* [Problem]:
Lines before the one containing "Let g be the" are left out; that line and every line after it, through the end of the records, are to be reproduced exactly.

* [Task input]:
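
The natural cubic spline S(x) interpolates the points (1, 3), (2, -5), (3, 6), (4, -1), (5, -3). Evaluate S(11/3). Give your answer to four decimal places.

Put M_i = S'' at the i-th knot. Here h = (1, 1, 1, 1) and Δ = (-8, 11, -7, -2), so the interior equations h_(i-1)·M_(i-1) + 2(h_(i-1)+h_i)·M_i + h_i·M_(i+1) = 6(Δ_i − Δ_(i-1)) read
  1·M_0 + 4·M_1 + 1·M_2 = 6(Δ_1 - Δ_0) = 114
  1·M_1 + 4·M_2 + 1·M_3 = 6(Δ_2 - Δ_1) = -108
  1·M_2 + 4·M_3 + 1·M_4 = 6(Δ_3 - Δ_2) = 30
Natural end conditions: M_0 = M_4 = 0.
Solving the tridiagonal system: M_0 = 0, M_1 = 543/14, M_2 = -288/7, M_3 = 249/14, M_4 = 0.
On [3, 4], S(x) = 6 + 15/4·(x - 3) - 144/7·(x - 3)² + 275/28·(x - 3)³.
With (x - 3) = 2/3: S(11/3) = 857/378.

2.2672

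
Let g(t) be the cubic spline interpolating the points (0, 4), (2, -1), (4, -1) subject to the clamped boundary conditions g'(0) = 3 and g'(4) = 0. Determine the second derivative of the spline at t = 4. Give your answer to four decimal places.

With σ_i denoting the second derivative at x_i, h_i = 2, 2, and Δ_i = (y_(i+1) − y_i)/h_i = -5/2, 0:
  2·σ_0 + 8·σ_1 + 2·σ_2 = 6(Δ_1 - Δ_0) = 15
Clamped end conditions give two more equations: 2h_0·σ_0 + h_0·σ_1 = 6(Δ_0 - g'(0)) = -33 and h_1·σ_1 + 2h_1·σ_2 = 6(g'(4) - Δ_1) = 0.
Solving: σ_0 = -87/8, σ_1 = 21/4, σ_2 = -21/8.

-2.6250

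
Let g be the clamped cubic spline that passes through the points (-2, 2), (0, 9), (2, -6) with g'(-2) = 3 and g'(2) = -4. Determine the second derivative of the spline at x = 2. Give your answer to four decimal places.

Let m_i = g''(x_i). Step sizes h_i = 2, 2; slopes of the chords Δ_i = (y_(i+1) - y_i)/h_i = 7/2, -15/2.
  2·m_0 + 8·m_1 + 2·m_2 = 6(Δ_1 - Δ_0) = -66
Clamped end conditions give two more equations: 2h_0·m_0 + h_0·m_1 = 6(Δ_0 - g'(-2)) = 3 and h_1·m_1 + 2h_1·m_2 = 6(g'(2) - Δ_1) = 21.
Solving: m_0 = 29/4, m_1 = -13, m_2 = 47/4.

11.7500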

* [Answer]:
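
Let g be the clamped cubic spline that passes through the points (-2, 2), (0, 9), (2, -6) with g'(-2) = 3 and g'(2) = -4. Determine the second derivative of the spline at x = 2. Give your answer to four decimal places.

Let m_i = g''(x_i). Step sizes h_i = 2, 2; slopes of the chords Δ_i = (y_(i+1) - y_i)/h_i = 7/2, -15/2.
  2·m_0 + 8·m_1 + 2·m_2 = 6(Δ_1 - Δ_0) = -66
Clamped end conditions give two more equations: 2h_0·m_0 + h_0·m_1 = 6(Δ_0 - g'(-2)) = 3 and h_1·m_1 + 2h_1·m_2 = 6(g'(2) - Δ_1) = 21.
Solving: m_0 = 29/4, m_1 = -13, m_2 = 47/4.

11.7500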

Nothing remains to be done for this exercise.